- _Source data_

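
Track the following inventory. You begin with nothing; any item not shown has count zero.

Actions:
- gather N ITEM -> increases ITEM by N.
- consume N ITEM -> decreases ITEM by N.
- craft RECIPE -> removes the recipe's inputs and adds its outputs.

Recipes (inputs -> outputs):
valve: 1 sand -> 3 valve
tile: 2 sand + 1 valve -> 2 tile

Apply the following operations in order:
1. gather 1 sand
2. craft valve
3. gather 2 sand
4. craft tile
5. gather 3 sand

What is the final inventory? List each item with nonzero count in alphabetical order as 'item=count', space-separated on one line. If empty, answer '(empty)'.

After 1 (gather 1 sand): sand=1
After 2 (craft valve): valve=3
After 3 (gather 2 sand): sand=2 valve=3
After 4 (craft tile): tile=2 valve=2
After 5 (gather 3 sand): sand=3 tile=2 valve=2

Answer: sand=3 tile=2 valve=2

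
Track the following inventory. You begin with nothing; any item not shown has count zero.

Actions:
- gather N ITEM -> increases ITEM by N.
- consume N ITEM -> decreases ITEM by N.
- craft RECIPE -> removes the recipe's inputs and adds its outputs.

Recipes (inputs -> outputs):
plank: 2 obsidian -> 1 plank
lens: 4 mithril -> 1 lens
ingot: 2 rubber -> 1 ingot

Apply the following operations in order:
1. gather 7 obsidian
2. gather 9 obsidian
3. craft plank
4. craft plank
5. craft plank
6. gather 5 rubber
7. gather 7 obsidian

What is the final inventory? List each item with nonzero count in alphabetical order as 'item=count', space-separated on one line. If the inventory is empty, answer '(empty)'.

After 1 (gather 7 obsidian): obsidian=7
After 2 (gather 9 obsidian): obsidian=16
After 3 (craft plank): obsidian=14 plank=1
After 4 (craft plank): obsidian=12 plank=2
After 5 (craft plank): obsidian=10 plank=3
After 6 (gather 5 rubber): obsidian=10 plank=3 rubber=5
After 7 (gather 7 obsidian): obsidian=17 plank=3 rubber=5

Answer: obsidian=17 plank=3 rubber=5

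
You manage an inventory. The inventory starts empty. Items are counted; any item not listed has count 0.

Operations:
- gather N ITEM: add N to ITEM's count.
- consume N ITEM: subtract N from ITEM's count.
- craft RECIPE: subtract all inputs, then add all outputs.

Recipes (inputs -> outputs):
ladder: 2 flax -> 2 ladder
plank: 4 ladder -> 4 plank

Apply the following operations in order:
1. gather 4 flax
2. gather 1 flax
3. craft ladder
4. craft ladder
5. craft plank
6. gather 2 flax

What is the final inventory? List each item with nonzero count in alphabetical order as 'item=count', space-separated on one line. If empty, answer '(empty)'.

Answer: flax=3 plank=4

Derivation:
After 1 (gather 4 flax): flax=4
After 2 (gather 1 flax): flax=5
After 3 (craft ladder): flax=3 ladder=2
After 4 (craft ladder): flax=1 ladder=4
After 5 (craft plank): flax=1 plank=4
After 6 (gather 2 flax): flax=3 plank=4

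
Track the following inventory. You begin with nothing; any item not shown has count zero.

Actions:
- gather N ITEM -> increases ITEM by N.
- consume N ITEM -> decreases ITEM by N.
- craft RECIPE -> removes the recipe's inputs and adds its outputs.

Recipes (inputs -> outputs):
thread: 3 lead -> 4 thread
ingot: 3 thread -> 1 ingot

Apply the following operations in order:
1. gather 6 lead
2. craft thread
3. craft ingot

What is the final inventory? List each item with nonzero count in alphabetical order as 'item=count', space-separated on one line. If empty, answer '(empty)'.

After 1 (gather 6 lead): lead=6
After 2 (craft thread): lead=3 thread=4
After 3 (craft ingot): ingot=1 lead=3 thread=1

Answer: ingot=1 lead=3 thread=1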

- _Task to complete_
From the first line to the last, print the listing above exactly.

- _Exercise solution_
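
Track the following inventory. You begin with nothing; any item not shown has count zero.

Actions:
- gather N ITEM -> increases ITEM by N.
- consume N ITEM -> decreases ITEM by N.
- craft RECIPE -> removes the recipe's inputs and adds its outputs.

Recipes (inputs -> outputs):
valve: 1 sand -> 3 valve
tile: 2 sand + 1 valve -> 2 tile

Apply the following operations in order:
1. gather 1 sand
2. craft valve
3. gather 2 sand
4. craft tile
5. gather 3 sand

What is the final inventory? List each item with nonzero count in alphabetical order as 'item=count', space-separated on one line. If empty, answer '(empty)'.

After 1 (gather 1 sand): sand=1
After 2 (craft valve): valve=3
After 3 (gather 2 sand): sand=2 valve=3
After 4 (craft tile): tile=2 valve=2
After 5 (gather 3 sand): sand=3 tile=2 valve=2

Answer: sand=3 tile=2 valve=2

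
Track the following inventory. You begin with nothing; any item not shown has count zero.

Actions:
- gather N ITEM -> increases ITEM by N.
- consume N ITEM -> decreases ITEM by N.
- craft RECIPE -> removes the recipe's inputs and adds its outputs.

Recipes (inputs -> outputs):
plank: 2 obsidian -> 1 plank
lens: 4 mithril -> 1 lens
ingot: 2 rubber -> 1 ingot

Apply the following operations in order:
1. gather 7 obsidian
2. gather 9 obsidian
3. craft plank
4. craft plank
5. craft plank
6. gather 5 rubber
7. gather 7 obsidian

What is the final inventory? List each item with nonzero count in alphabetical order as 'item=count', space-separated on one line. If the inventory is empty, answer '(empty)'.

After 1 (gather 7 obsidian): obsidian=7
After 2 (gather 9 obsidian): obsidian=16
After 3 (craft plank): obsidian=14 plank=1
After 4 (craft plank): obsidian=12 plank=2
After 5 (craft plank): obsidian=10 plank=3
After 6 (gather 5 rubber): obsidian=10 plank=3 rubber=5
After 7 (gather 7 obsidian): obsidian=17 plank=3 rubber=5

Answer: obsidian=17 plank=3 rubber=5

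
You manage an inventory. The inventory starts empty. Items are counted; any item not listed has count 0.

Operations:
- gather N ITEM: add N to ITEM's count.
- consume N ITEM: subtract N from ITEM's count.
- craft RECIPE: subtract all inputs, then add all outputs.

Recipes (inputs -> outputs):
ladder: 2 flax -> 2 ladder
plank: 4 ladder -> 4 plank

Apply the following operations in order:
1. gather 4 flax
2. gather 1 flax
3. craft ladder
4. craft ladder
5. craft plank
6. gather 2 flax

What is the final inventory? List each item with nonzero count in alphabetical order as 'item=count', space-separated on one line. If empty, answer '(empty)'.

Answer: flax=3 plank=4

Derivation:
After 1 (gather 4 flax): flax=4
After 2 (gather 1 flax): flax=5
After 3 (craft ladder): flax=3 ladder=2
After 4 (craft ladder): flax=1 ladder=4
After 5 (craft plank): flax=1 plank=4
After 6 (gather 2 flax): flax=3 plank=4

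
Track the following inventory. You begin with nothing; any item not shown has count zero.

Actions:
- gather N ITEM -> increases ITEM by N.
- consume N ITEM -> decreases ITEM by N.
- craft RECIPE -> removes the recipe's inputs and adds its outputs.

Recipes (inputs -> outputs):
thread: 3 lead -> 4 thread
ingot: 3 thread -> 1 ingot

Apply the following operations in order:
1. gather 6 lead
2. craft thread
3. craft ingot

What is the final inventory? List each item with nonzero count in alphabetical order as 'item=count', space-separated on one line. If empty, answer '(empty)'.

After 1 (gather 6 lead): lead=6
After 2 (craft thread): lead=3 thread=4
After 3 (craft ingot): ingot=1 lead=3 thread=1

Answer: ingot=1 lead=3 thread=1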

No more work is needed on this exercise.